Records from a data source

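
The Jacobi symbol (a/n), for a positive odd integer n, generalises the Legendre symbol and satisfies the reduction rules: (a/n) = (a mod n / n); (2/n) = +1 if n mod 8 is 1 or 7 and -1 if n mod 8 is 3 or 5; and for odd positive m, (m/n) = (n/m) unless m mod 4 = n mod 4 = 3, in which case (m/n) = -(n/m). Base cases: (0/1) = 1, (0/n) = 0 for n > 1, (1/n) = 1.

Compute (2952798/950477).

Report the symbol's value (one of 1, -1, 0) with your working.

1

(2952798/950477): 2952798 mod 950477 = 101367, so (2952798/950477) = (101367/950477)
flip (101367/950477) -> (950477/101367): both odd, 101367 mod 4 = 3, 950477 mod 4 = 1, so the flip contributes +1; sign now +1
(950477/101367): 950477 mod 101367 = 38174, so (950477/101367) = (38174/101367)
factor out 2^1: 38174 = 2^1·19087; with 101367 mod 8 = 7, (2/101367) = +1; sign now +1; continue with (19087/101367)
flip (19087/101367) -> (101367/19087): both odd, 19087 mod 4 = 3, 101367 mod 4 = 3, so the flip contributes -1; sign now -1
(101367/19087): 101367 mod 19087 = 5932, so (101367/19087) = (5932/19087)
factor out 2^2: 5932 = 2^2·1483; with 19087 mod 8 = 7, (2/19087) = +1; sign now -1; continue with (1483/19087)
flip (1483/19087) -> (19087/1483): both odd, 1483 mod 4 = 3, 19087 mod 4 = 3, so the flip contributes -1; sign now +1
(19087/1483): 19087 mod 1483 = 1291, so (19087/1483) = (1291/1483)
flip (1291/1483) -> (1483/1291): both odd, 1291 mod 4 = 3, 1483 mod 4 = 3, so the flip contributes -1; sign now -1
(1483/1291): 1483 mod 1291 = 192, so (1483/1291) = (192/1291)
factor out 2^6: 192 = 2^6·3; with 1291 mod 8 = 3, (2/1291) = -1; sign now -1; continue with (3/1291)
flip (3/1291) -> (1291/3): both odd, 3 mod 4 = 3, 1291 mod 4 = 3, so the flip contributes -1; sign now +1
(1291/3): 1291 mod 3 = 1, so (1291/3) = (1/3)
reached (1/3) = 1, so the symbol is +1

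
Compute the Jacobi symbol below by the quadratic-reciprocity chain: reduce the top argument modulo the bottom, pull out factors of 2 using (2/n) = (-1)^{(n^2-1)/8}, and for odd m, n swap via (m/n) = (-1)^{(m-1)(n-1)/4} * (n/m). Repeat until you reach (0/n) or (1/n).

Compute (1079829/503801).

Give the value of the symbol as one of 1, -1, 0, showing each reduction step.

(1079829/503801): 1079829 mod 503801 = 72227, so (1079829/503801) = (72227/503801)
flip (72227/503801) -> (503801/72227): both odd, 72227 mod 4 = 3, 503801 mod 4 = 1, so the flip contributes +1; sign now +1
(503801/72227): 503801 mod 72227 = 70439, so (503801/72227) = (70439/72227)
flip (70439/72227) -> (72227/70439): both odd, 70439 mod 4 = 3, 72227 mod 4 = 3, so the flip contributes -1; sign now -1
(72227/70439): 72227 mod 70439 = 1788, so (72227/70439) = (1788/70439)
factor out 2^2: 1788 = 2^2·447; with 70439 mod 8 = 7, (2/70439) = +1; sign now -1; continue with (447/70439)
flip (447/70439) -> (70439/447): both odd, 447 mod 4 = 3, 70439 mod 4 = 3, so the flip contributes -1; sign now +1
(70439/447): 70439 mod 447 = 260, so (70439/447) = (260/447)
factor out 2^2: 260 = 2^2·65; with 447 mod 8 = 7, (2/447) = +1; sign now +1; continue with (65/447)
flip (65/447) -> (447/65): both odd, 65 mod 4 = 1, 447 mod 4 = 3, so the flip contributes +1; sign now +1
(447/65): 447 mod 65 = 57, so (447/65) = (57/65)
flip (57/65) -> (65/57): both odd, 57 mod 4 = 1, 65 mod 4 = 1, so the flip contributes +1; sign now +1
(65/57): 65 mod 57 = 8, so (65/57) = (8/57)
factor out 2^3: 8 = 2^3·1; with 57 mod 8 = 1, (2/57) = +1; sign now +1; continue with (1/57)
reached (1/57) = 1, so the symbol is +1

1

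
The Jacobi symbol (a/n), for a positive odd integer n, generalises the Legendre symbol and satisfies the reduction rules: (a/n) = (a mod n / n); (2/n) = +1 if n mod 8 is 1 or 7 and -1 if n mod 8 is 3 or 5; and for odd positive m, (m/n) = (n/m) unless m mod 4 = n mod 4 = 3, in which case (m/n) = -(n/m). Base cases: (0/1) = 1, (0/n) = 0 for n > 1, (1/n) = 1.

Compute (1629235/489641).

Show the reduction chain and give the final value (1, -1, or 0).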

* [Exercise objective]
Output only the lines from the top of the entries through the one holding "Compute (2952798/950477).", copied exactly.

* [The completed task]
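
The Jacobi symbol (a/n), for a positive odd integer n, generalises the Legendre symbol and satisfies the reduction rules: (a/n) = (a mod n / n); (2/n) = +1 if n mod 8 is 1 or 7 and -1 if n mod 8 is 3 or 5; and for odd positive m, (m/n) = (n/m) unless m mod 4 = n mod 4 = 3, in which case (m/n) = -(n/m). Base cases: (0/1) = 1, (0/n) = 0 for n > 1, (1/n) = 1.

Compute (2952798/950477).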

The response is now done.